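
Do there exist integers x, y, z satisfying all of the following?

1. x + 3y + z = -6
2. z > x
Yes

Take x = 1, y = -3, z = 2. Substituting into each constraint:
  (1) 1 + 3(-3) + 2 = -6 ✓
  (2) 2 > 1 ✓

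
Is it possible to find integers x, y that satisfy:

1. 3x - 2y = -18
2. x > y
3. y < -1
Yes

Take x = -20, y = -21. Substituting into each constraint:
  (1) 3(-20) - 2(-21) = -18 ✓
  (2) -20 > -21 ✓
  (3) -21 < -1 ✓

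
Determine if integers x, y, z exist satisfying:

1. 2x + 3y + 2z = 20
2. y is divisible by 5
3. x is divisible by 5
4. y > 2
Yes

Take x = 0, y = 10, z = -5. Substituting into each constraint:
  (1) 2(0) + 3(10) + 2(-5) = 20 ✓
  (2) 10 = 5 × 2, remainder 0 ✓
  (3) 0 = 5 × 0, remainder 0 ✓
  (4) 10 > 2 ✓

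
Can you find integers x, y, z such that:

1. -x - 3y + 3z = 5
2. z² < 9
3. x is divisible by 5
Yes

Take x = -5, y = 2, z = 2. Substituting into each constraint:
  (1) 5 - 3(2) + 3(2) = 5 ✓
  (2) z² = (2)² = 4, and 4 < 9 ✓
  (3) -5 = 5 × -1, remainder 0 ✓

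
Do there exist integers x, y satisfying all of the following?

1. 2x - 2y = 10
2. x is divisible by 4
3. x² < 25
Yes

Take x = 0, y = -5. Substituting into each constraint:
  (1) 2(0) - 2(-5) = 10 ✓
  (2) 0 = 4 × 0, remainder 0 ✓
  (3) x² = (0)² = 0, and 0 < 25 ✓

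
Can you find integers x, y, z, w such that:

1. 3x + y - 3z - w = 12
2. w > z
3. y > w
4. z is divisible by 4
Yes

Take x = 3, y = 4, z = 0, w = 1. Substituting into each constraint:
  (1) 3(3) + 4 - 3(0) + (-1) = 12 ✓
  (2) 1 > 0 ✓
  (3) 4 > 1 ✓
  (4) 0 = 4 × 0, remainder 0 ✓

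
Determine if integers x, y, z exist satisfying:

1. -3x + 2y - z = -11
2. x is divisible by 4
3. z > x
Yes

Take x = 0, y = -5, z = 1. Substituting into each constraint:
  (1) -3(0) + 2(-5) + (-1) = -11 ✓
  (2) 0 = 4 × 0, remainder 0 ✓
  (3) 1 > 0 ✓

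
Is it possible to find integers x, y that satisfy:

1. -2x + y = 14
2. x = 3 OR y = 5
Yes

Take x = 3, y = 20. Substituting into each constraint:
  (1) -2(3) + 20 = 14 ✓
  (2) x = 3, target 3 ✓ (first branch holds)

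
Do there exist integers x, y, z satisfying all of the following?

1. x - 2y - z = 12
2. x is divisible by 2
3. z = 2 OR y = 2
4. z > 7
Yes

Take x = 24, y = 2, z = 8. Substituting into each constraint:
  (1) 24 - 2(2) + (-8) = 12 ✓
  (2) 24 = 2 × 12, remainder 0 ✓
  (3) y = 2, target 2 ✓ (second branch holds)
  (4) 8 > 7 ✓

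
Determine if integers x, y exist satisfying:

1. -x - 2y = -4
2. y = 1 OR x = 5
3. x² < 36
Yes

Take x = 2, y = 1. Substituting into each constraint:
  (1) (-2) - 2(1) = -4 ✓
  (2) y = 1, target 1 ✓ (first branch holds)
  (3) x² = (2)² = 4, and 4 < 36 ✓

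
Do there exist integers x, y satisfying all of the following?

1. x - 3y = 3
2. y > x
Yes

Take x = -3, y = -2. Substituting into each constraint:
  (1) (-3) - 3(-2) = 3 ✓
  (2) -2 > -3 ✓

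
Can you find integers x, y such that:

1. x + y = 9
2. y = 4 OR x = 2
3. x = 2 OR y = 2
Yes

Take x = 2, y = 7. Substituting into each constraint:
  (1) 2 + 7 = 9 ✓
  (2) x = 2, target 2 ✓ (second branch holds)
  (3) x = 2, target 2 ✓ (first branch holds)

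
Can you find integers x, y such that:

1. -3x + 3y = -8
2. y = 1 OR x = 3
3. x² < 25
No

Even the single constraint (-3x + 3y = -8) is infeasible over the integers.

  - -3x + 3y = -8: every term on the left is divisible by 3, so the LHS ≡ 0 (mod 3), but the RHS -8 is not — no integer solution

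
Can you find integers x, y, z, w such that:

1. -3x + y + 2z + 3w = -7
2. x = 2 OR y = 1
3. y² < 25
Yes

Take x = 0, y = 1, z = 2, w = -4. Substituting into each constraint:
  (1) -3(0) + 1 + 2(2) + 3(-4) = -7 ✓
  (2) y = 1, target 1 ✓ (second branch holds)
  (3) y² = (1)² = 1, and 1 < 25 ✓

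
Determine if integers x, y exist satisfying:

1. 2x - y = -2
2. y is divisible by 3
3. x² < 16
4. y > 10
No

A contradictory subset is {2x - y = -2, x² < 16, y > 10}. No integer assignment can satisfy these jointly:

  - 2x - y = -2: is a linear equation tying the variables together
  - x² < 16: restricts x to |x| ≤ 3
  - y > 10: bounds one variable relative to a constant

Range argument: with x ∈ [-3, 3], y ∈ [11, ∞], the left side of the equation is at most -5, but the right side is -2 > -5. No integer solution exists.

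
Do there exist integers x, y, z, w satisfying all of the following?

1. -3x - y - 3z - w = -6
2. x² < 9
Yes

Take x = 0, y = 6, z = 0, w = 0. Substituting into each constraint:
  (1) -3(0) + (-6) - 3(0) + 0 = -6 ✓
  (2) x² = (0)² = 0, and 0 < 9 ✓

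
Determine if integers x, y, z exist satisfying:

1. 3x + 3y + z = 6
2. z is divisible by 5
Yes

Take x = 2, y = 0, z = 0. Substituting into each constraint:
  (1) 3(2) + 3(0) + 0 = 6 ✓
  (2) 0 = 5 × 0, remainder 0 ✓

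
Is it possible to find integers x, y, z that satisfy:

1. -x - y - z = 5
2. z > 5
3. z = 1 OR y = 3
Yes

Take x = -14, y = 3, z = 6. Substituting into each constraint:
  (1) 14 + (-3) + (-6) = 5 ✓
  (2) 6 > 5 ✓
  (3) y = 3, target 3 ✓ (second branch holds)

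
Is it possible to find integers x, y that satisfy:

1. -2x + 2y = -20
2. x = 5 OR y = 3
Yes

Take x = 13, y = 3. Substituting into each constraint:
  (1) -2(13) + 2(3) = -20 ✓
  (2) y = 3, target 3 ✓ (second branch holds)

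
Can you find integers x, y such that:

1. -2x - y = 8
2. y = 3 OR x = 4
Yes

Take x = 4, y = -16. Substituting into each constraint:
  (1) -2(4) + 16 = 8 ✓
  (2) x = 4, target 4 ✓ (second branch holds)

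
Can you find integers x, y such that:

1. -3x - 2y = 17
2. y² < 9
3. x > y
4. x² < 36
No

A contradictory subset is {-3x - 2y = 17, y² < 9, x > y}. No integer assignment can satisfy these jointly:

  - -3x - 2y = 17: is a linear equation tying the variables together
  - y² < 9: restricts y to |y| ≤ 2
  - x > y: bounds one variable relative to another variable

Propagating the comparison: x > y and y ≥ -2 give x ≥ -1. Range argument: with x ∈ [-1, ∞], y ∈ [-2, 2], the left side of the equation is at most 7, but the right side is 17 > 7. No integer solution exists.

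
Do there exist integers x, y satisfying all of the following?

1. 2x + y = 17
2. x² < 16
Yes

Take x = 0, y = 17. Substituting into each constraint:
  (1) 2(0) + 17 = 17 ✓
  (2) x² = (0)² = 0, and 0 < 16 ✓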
...
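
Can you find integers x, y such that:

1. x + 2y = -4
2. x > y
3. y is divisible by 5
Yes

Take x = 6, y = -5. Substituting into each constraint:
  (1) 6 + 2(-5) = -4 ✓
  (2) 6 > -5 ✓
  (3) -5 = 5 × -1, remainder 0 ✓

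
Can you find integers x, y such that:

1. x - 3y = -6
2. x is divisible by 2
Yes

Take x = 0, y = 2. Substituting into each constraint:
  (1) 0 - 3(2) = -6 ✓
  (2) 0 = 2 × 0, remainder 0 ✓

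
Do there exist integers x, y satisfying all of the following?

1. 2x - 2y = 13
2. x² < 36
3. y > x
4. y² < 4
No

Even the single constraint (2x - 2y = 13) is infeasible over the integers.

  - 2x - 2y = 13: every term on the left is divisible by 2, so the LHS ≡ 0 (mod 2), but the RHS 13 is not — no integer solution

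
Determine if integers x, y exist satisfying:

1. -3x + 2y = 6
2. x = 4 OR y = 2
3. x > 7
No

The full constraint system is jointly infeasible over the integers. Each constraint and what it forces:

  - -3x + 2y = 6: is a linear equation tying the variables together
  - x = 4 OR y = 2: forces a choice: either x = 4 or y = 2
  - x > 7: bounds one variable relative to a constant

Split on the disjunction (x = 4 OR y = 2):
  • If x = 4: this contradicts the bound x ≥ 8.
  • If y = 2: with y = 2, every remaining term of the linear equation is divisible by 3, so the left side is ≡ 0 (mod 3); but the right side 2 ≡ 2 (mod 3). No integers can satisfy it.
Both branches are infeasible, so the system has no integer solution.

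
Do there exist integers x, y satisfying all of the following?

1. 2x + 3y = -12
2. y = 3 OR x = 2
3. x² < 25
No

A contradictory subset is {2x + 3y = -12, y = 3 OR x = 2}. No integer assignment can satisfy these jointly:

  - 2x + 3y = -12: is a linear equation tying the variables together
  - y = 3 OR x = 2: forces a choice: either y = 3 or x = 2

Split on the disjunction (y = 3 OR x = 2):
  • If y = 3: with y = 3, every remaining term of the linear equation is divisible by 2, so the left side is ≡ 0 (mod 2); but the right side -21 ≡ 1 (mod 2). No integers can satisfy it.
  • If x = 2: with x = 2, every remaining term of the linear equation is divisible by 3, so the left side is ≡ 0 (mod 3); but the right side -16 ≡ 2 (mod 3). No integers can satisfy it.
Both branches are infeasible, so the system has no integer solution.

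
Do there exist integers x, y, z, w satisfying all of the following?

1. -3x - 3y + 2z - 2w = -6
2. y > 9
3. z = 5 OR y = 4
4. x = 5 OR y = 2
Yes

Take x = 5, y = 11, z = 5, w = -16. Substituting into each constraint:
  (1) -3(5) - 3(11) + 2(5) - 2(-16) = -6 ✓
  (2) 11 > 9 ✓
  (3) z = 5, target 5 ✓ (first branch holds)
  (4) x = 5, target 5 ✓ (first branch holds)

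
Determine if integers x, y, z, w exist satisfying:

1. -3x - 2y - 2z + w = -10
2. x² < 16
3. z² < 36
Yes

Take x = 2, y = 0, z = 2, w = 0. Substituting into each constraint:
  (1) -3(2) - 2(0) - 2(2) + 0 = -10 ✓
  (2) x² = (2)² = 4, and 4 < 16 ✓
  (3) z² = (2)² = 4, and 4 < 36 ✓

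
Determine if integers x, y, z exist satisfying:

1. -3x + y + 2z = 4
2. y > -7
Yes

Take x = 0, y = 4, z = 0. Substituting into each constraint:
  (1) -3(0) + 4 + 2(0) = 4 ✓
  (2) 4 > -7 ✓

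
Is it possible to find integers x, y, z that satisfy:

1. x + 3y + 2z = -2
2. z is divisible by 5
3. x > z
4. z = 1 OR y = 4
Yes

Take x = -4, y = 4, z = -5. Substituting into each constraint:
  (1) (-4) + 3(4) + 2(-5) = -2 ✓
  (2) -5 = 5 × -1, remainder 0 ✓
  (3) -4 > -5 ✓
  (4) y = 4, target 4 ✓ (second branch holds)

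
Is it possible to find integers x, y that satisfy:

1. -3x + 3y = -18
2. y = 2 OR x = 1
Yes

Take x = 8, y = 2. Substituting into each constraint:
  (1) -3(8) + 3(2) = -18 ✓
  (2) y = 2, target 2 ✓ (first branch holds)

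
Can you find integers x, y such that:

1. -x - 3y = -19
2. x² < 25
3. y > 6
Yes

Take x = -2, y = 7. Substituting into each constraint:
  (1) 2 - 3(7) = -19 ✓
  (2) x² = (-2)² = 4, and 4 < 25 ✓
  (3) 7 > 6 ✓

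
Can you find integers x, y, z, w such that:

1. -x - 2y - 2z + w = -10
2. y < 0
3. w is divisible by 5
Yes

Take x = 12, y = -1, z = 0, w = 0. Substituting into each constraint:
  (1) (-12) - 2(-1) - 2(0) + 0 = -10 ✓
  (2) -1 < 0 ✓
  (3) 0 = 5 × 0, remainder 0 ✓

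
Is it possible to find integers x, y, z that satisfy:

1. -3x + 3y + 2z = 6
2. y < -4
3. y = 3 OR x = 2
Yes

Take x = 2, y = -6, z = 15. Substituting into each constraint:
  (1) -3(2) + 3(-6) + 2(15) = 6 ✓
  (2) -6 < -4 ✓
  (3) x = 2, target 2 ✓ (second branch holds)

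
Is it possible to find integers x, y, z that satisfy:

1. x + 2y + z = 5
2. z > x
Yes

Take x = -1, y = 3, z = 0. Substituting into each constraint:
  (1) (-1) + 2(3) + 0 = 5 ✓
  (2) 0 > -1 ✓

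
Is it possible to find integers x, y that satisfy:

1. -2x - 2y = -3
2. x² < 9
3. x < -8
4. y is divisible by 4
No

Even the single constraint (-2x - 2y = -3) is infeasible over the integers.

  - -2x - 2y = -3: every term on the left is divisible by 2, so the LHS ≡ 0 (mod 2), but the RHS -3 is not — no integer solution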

**TASK DIRECTIONS**
Give back exactly the lines of the listing above that run from the line with "1. 3x + y - 3z - w = 12" to the line with "3. z = 2 OR y = 2", inclusive.

**EXERCISE OUTPUT**
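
1. 3x + y - 3z - w = 12
2. w > z
3. y > w
4. z is divisible by 4
Yes

Take x = 3, y = 4, z = 0, w = 1. Substituting into each constraint:
  (1) 3(3) + 4 - 3(0) + (-1) = 12 ✓
  (2) 1 > 0 ✓
  (3) 4 > 1 ✓
  (4) 0 = 4 × 0, remainder 0 ✓

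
Determine if integers x, y, z exist satisfying:

1. -3x + 2y - z = -11
2. x is divisible by 4
3. z > x
Yes

Take x = 0, y = -5, z = 1. Substituting into each constraint:
  (1) -3(0) + 2(-5) + (-1) = -11 ✓
  (2) 0 = 4 × 0, remainder 0 ✓
  (3) 1 > 0 ✓

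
Is it possible to find integers x, y that satisfy:

1. -2x + y = 14
2. x = 3 OR y = 5
Yes

Take x = 3, y = 20. Substituting into each constraint:
  (1) -2(3) + 20 = 14 ✓
  (2) x = 3, target 3 ✓ (first branch holds)

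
Do there exist integers x, y, z satisfying all of the following?

1. x - 2y - z = 12
2. x is divisible by 2
3. z = 2 OR y = 2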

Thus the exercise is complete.